▸ The problem:
From the first line to the last, copy the data exactly.

Source material Block Start

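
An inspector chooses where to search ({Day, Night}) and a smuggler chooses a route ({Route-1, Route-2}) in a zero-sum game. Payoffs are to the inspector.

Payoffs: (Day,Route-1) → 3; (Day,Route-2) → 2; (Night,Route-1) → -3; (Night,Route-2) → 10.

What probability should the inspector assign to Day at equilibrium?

13/14

Row minima: Day → 2, Night → -3; maximin = 2.
Column maxima: Route-1 → 3, Route-2 → 10; minimax = 3.
2 ≠ 3, so there is no saddle point; optimal play is mixed.
Let the inspector play Day with probability p. Expected payoff against Route-1: 3p + (-3)(1−p) = 6p − 3; against Route-2: 2p + 10(1−p) = −8p + 10.
Setting these equal: 6p − 3 = −8p + 10 ⇒ 14p = 13 ⇒ p = 13/14, and the value is (6)·(13/14) − 3 = 18/7.
For the smuggler: with q = P(Route-1), equating Day's and Night's payoffs gives q + 2 = −13q + 10 ⇒ q = 4/7.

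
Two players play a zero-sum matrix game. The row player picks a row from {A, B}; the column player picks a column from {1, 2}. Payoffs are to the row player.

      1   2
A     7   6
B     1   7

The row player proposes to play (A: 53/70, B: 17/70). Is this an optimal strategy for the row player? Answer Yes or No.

No

Against 1 this mix gives (53/70)·7 + (17/70)·1 = 194/35.
Against 2 this mix gives (53/70)·6 + (17/70)·7 = 437/70.
The column player will play 1, holding the row player to 194/35. Shifting weight toward the row that does better against 1 would raise this floor (the equalizing mix achieves 43/7 against both 1 and 2), so the proposed strategy is not optimal.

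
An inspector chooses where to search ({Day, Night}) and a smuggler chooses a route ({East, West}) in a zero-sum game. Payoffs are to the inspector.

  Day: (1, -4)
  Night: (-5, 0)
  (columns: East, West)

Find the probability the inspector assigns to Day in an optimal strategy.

Row minima: Day → -4, Night → -5; maximin = -4.
Column maxima: East → 1, West → 0; minimax = 0.
-4 ≠ 0, so there is no saddle point; optimal play is mixed.
Let the inspector play Day with probability p. Expected payoff against East: 1p + (-5)(1−p) = 6p − 5; against West: (-4)p + 0(1−p) = −4p.
Setting these equal: 6p − 5 = −4p ⇒ 10p = 5 ⇒ p = 1/2, and the value is (6)·(1/2) − 5 = -2.
For the smuggler: with q = P(East), equating Day's and Night's payoffs gives 5q − 4 = −5q ⇒ q = 2/5.

1/2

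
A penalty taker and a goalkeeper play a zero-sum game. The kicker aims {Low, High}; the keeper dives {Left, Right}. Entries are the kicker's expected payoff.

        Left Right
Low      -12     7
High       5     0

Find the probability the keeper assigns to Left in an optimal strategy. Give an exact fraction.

7/24

Row minima: Low → -12, High → 0; maximin = 0.
Column maxima: Left → 5, Right → 7; minimax = 5.
0 ≠ 5, so there is no saddle point; optimal play is mixed.
Let the kicker play Low with probability p. Expected payoff against Left: (-12)p + 5(1−p) = −17p + 5; against Right: 7p + 0(1−p) = 7p.
Setting these equal: −17p + 5 = 7p ⇒ −24p = -5 ⇒ p = 5/24, and the value is (-17)·(5/24) + 5 = 35/24.
For the keeper: with q = P(Left), equating Low's and High's payoffs gives −19q + 7 = 5q ⇒ q = 7/24.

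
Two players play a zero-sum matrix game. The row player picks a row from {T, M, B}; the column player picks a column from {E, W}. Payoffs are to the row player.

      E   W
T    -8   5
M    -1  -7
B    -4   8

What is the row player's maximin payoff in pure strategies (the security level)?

-4

Row minima: T → -8, M → -7, B → -4.
The best of these is -4.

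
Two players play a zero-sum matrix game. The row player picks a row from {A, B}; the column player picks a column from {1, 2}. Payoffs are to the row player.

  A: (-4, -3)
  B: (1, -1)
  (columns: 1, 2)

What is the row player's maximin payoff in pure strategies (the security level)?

Row minima: A → -4, B → -1.
The best of these is -1.

-1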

Source material Block End

▸ Solution:
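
An inspector chooses where to search ({Day, Night}) and a smuggler chooses a route ({Route-1, Route-2}) in a zero-sum game. Payoffs are to the inspector.

Payoffs: (Day,Route-1) → 3; (Day,Route-2) → 2; (Night,Route-1) → -3; (Night,Route-2) → 10.

What probability should the inspector assign to Day at equilibrium?

13/14

Row minima: Day → 2, Night → -3; maximin = 2.
Column maxima: Route-1 → 3, Route-2 → 10; minimax = 3.
2 ≠ 3, so there is no saddle point; optimal play is mixed.
Let the inspector play Day with probability p. Expected payoff against Route-1: 3p + (-3)(1−p) = 6p − 3; against Route-2: 2p + 10(1−p) = −8p + 10.
Setting these equal: 6p − 3 = −8p + 10 ⇒ 14p = 13 ⇒ p = 13/14, and the value is (6)·(13/14) − 3 = 18/7.
For the smuggler: with q = P(Route-1), equating Day's and Night's payoffs gives q + 2 = −13q + 10 ⇒ q = 4/7.

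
Two players play a zero-sum matrix game. The row player picks a row from {A, B}; the column player picks a column from {1, 2}. Payoffs are to the row player.

      1   2
A     7   6
B     1   7

The row player proposes to play (A: 53/70, B: 17/70). Is this an optimal strategy for the row player? Answer Yes or No.

No

Against 1 this mix gives (53/70)·7 + (17/70)·1 = 194/35.
Against 2 this mix gives (53/70)·6 + (17/70)·7 = 437/70.
The column player will play 1, holding the row player to 194/35. Shifting weight toward the row that does better against 1 would raise this floor (the equalizing mix achieves 43/7 against both 1 and 2), so the proposed strategy is not optimal.

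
An inspector chooses where to search ({Day, Night}) and a smuggler chooses a route ({East, West}) in a zero-sum game. Payoffs are to the inspector.

  Day: (1, -4)
  Night: (-5, 0)
  (columns: East, West)

Find the probability the inspector assigns to Day in an optimal strategy.

Row minima: Day → -4, Night → -5; maximin = -4.
Column maxima: East → 1, West → 0; minimax = 0.
-4 ≠ 0, so there is no saddle point; optimal play is mixed.
Let the inspector play Day with probability p. Expected payoff against East: 1p + (-5)(1−p) = 6p − 5; against West: (-4)p + 0(1−p) = −4p.
Setting these equal: 6p − 5 = −4p ⇒ 10p = 5 ⇒ p = 1/2, and the value is (6)·(1/2) − 5 = -2.
For the smuggler: with q = P(East), equating Day's and Night's payoffs gives 5q − 4 = −5q ⇒ q = 2/5.

1/2

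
A penalty taker and a goalkeeper play a zero-sum game. The kicker aims {Low, High}; the keeper dives {Left, Right}. Entries are the kicker's expected payoff.

        Left Right
Low      -12     7
High       5     0

Find the probability the keeper assigns to Left in an optimal strategy. Give an exact fraction.

7/24

Row minima: Low → -12, High → 0; maximin = 0.
Column maxima: Left → 5, Right → 7; minimax = 5.
0 ≠ 5, so there is no saddle point; optimal play is mixed.
Let the kicker play Low with probability p. Expected payoff against Left: (-12)p + 5(1−p) = −17p + 5; against Right: 7p + 0(1−p) = 7p.
Setting these equal: −17p + 5 = 7p ⇒ −24p = -5 ⇒ p = 5/24, and the value is (-17)·(5/24) + 5 = 35/24.
For the keeper: with q = P(Left), equating Low's and High's payoffs gives −19q + 7 = 5q ⇒ q = 7/24.

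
Two players play a zero-sum matrix game. The row player picks a row from {T, M, B}; the column player picks a column from {E, W}. Payoffs are to the row player.

      E   W
T    -8   5
M    -1  -7
B    -4   8

What is the row player's maximin payoff in pure strategies (the security level)?

-4

Row minima: T → -8, M → -7, B → -4.
The best of these is -4.

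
Two players play a zero-sum matrix game. The row player picks a row from {A, B}; the column player picks a column from {1, 2}. Payoffs are to the row player.

  A: (-4, -3)
  B: (1, -1)
  (columns: 1, 2)

What is the row player's maximin payoff in pure strategies (the security level)?

Row minima: A → -4, B → -1.
The best of these is -1.

-1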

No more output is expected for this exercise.